What needs to be done:
For every record below, write out an exact copy.
===== Data under study =====
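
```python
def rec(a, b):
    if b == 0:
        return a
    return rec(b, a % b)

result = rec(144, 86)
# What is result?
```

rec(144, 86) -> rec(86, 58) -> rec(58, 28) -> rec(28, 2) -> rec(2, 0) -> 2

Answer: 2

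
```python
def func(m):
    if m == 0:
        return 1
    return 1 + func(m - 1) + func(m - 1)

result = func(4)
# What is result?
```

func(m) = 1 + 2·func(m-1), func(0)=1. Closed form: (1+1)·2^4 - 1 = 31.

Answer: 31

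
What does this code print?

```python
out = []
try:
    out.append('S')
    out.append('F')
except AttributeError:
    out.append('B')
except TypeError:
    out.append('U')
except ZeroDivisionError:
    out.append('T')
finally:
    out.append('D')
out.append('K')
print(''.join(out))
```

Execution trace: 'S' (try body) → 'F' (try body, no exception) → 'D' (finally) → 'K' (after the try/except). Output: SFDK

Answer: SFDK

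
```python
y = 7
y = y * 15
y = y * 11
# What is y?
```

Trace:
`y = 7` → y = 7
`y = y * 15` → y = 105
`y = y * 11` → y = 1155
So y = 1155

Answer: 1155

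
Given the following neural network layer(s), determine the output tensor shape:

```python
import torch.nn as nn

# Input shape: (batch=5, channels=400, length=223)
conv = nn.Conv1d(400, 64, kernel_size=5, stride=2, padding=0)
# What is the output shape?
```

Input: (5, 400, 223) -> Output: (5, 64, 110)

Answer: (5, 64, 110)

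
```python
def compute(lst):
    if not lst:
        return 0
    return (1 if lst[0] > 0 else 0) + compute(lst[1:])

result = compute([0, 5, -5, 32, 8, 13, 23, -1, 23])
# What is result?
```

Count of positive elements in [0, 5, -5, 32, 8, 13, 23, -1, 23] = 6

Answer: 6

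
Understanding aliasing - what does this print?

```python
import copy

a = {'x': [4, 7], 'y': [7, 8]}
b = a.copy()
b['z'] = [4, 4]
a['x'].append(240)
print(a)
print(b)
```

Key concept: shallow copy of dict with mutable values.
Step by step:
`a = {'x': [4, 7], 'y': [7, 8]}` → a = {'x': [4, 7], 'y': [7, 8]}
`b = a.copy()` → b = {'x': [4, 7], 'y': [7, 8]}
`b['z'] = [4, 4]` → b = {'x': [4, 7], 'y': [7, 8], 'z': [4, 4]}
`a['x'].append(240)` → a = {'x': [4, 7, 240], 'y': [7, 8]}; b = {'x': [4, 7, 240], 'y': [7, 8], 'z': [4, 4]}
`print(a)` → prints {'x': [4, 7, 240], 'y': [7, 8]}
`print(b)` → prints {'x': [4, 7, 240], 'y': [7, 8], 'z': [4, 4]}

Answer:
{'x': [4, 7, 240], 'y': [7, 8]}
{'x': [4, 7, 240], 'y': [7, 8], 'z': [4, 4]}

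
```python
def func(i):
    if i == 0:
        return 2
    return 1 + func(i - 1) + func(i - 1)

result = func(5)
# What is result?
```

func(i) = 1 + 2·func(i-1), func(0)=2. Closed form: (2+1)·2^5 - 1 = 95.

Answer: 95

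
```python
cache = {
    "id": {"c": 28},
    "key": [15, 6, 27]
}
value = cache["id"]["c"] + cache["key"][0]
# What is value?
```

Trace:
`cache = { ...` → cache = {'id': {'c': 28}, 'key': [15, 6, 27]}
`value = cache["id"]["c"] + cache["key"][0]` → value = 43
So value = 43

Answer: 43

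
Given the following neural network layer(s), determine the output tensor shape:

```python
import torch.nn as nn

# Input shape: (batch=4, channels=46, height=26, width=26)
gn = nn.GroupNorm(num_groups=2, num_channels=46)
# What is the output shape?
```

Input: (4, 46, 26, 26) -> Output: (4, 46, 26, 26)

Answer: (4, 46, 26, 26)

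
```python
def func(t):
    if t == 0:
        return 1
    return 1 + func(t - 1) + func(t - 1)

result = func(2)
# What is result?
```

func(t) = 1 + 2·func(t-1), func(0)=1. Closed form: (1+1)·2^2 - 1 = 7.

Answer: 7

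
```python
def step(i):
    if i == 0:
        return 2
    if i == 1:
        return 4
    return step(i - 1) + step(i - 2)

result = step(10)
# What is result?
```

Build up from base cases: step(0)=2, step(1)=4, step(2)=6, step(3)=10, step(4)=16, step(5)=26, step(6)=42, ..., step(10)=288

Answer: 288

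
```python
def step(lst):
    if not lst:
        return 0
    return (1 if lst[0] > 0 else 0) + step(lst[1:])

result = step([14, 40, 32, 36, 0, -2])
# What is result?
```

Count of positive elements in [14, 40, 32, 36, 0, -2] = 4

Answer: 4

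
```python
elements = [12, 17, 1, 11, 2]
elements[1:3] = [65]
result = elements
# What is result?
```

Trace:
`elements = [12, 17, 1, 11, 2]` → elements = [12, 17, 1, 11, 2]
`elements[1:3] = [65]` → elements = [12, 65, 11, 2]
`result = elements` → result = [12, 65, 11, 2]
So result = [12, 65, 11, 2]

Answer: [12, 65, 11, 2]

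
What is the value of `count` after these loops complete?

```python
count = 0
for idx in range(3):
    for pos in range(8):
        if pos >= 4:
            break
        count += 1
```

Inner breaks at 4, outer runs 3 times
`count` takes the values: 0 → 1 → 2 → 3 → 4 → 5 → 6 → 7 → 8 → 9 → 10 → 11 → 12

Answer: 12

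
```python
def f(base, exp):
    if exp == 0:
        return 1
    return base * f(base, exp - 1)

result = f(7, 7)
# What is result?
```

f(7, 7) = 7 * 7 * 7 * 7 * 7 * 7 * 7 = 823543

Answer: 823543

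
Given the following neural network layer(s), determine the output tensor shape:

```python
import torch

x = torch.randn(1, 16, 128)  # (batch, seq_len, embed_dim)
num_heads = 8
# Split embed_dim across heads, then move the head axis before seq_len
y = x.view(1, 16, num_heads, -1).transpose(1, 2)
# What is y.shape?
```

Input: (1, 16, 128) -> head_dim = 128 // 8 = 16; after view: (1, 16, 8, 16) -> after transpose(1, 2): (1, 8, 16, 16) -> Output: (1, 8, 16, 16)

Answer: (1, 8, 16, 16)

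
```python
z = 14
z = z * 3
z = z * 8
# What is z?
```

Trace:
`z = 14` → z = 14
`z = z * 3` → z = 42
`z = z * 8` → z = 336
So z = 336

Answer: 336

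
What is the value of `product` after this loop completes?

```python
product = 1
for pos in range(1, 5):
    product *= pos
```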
=====
Reply:
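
```python
def rec(a, b):
    if b == 0:
        return a
    return rec(b, a % b)

result = rec(144, 86)
# What is result?
```

rec(144, 86) -> rec(86, 58) -> rec(58, 28) -> rec(28, 2) -> rec(2, 0) -> 2

Answer: 2

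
```python
def func(m):
    if m == 0:
        return 1
    return 1 + func(m - 1) + func(m - 1)

result = func(4)
# What is result?
```

func(m) = 1 + 2·func(m-1), func(0)=1. Closed form: (1+1)·2^4 - 1 = 31.

Answer: 31

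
What does this code print?

```python
out = []
try:
    out.append('S')
    out.append('F')
except AttributeError:
    out.append('B')
except TypeError:
    out.append('U')
except ZeroDivisionError:
    out.append('T')
finally:
    out.append('D')
out.append('K')
print(''.join(out))
```

Execution trace: 'S' (try body) → 'F' (try body, no exception) → 'D' (finally) → 'K' (after the try/except). Output: SFDK

Answer: SFDK

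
```python
y = 7
y = y * 15
y = y * 11
# What is y?
```

Trace:
`y = 7` → y = 7
`y = y * 15` → y = 105
`y = y * 11` → y = 1155
So y = 1155

Answer: 1155

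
Given the following neural network layer(s), determine the output tensor shape:

```python
import torch.nn as nn

# Input shape: (batch=5, channels=400, length=223)
conv = nn.Conv1d(400, 64, kernel_size=5, stride=2, padding=0)
# What is the output shape?
```

Input: (5, 400, 223) -> Output: (5, 64, 110)

Answer: (5, 64, 110)

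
```python
def compute(lst):
    if not lst:
        return 0
    return (1 if lst[0] > 0 else 0) + compute(lst[1:])

result = compute([0, 5, -5, 32, 8, 13, 23, -1, 23])
# What is result?
```

Count of positive elements in [0, 5, -5, 32, 8, 13, 23, -1, 23] = 6

Answer: 6

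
Understanding aliasing - what does this print?

```python
import copy

a = {'x': [4, 7], 'y': [7, 8]}
b = a.copy()
b['z'] = [4, 4]
a['x'].append(240)
print(a)
print(b)
```

Key concept: shallow copy of dict with mutable values.
Step by step:
`a = {'x': [4, 7], 'y': [7, 8]}` → a = {'x': [4, 7], 'y': [7, 8]}
`b = a.copy()` → b = {'x': [4, 7], 'y': [7, 8]}
`b['z'] = [4, 4]` → b = {'x': [4, 7], 'y': [7, 8], 'z': [4, 4]}
`a['x'].append(240)` → a = {'x': [4, 7, 240], 'y': [7, 8]}; b = {'x': [4, 7, 240], 'y': [7, 8], 'z': [4, 4]}
`print(a)` → prints {'x': [4, 7, 240], 'y': [7, 8]}
`print(b)` → prints {'x': [4, 7, 240], 'y': [7, 8], 'z': [4, 4]}

Answer:
{'x': [4, 7, 240], 'y': [7, 8]}
{'x': [4, 7, 240], 'y': [7, 8], 'z': [4, 4]}

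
```python
def func(i):
    if i == 0:
        return 2
    return 1 + func(i - 1) + func(i - 1)

result = func(5)
# What is result?
```

func(i) = 1 + 2·func(i-1), func(0)=2. Closed form: (2+1)·2^5 - 1 = 95.

Answer: 95

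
```python
cache = {
    "id": {"c": 28},
    "key": [15, 6, 27]
}
value = cache["id"]["c"] + cache["key"][0]
# What is value?
```

Trace:
`cache = { ...` → cache = {'id': {'c': 28}, 'key': [15, 6, 27]}
`value = cache["id"]["c"] + cache["key"][0]` → value = 43
So value = 43

Answer: 43

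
Given the following neural network layer(s), determine the output tensor shape:

```python
import torch.nn as nn

# Input shape: (batch=4, channels=46, height=26, width=26)
gn = nn.GroupNorm(num_groups=2, num_channels=46)
# What is the output shape?
```

Input: (4, 46, 26, 26) -> Output: (4, 46, 26, 26)

Answer: (4, 46, 26, 26)

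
```python
def func(t):
    if t == 0:
        return 1
    return 1 + func(t - 1) + func(t - 1)

result = func(2)
# What is result?
```

func(t) = 1 + 2·func(t-1), func(0)=1. Closed form: (1+1)·2^2 - 1 = 7.

Answer: 7

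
```python
def step(i):
    if i == 0:
        return 2
    if i == 1:
        return 4
    return step(i - 1) + step(i - 2)

result = step(10)
# What is result?
```

Build up from base cases: step(0)=2, step(1)=4, step(2)=6, step(3)=10, step(4)=16, step(5)=26, step(6)=42, ..., step(10)=288

Answer: 288

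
```python
def step(lst):
    if not lst:
        return 0
    return (1 if lst[0] > 0 else 0) + step(lst[1:])

result = step([14, 40, 32, 36, 0, -2])
# What is result?
```

Count of positive elements in [14, 40, 32, 36, 0, -2] = 4

Answer: 4

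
```python
elements = [12, 17, 1, 11, 2]
elements[1:3] = [65]
result = elements
# What is result?
```

Trace:
`elements = [12, 17, 1, 11, 2]` → elements = [12, 17, 1, 11, 2]
`elements[1:3] = [65]` → elements = [12, 65, 11, 2]
`result = elements` → result = [12, 65, 11, 2]
So result = [12, 65, 11, 2]

Answer: [12, 65, 11, 2]

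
What is the value of `count` after these loops complete?

```python
count = 0
for idx in range(3):
    for pos in range(8):
        if pos >= 4:
            break
        count += 1
```

Inner breaks at 4, outer runs 3 times
`count` takes the values: 0 → 1 → 2 → 3 → 4 → 5 → 6 → 7 → 8 → 9 → 10 → 11 → 12

Answer: 12

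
```python
def f(base, exp):
    if exp == 0:
        return 1
    return base * f(base, exp - 1)

result = f(7, 7)
# What is result?
```

f(7, 7) = 7 * 7 * 7 * 7 * 7 * 7 * 7 = 823543

Answer: 823543

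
Given the following neural network layer(s), determine the output tensor shape:

```python
import torch

x = torch.randn(1, 16, 128)  # (batch, seq_len, embed_dim)
num_heads = 8
# Split embed_dim across heads, then move the head axis before seq_len
y = x.view(1, 16, num_heads, -1).transpose(1, 2)
# What is y.shape?
```

Input: (1, 16, 128) -> head_dim = 128 // 8 = 16; after view: (1, 16, 8, 16) -> after transpose(1, 2): (1, 8, 16, 16) -> Output: (1, 8, 16, 16)

Answer: (1, 8, 16, 16)

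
```python
z = 14
z = z * 3
z = z * 8
# What is z?
```

Trace:
`z = 14` → z = 14
`z = z * 3` → z = 42
`z = z * 8` → z = 336
So z = 336

Answer: 336

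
What is the value of `product` after this loop completes?

```python
product = 1
for pos in range(1, 5):
    product *= pos
```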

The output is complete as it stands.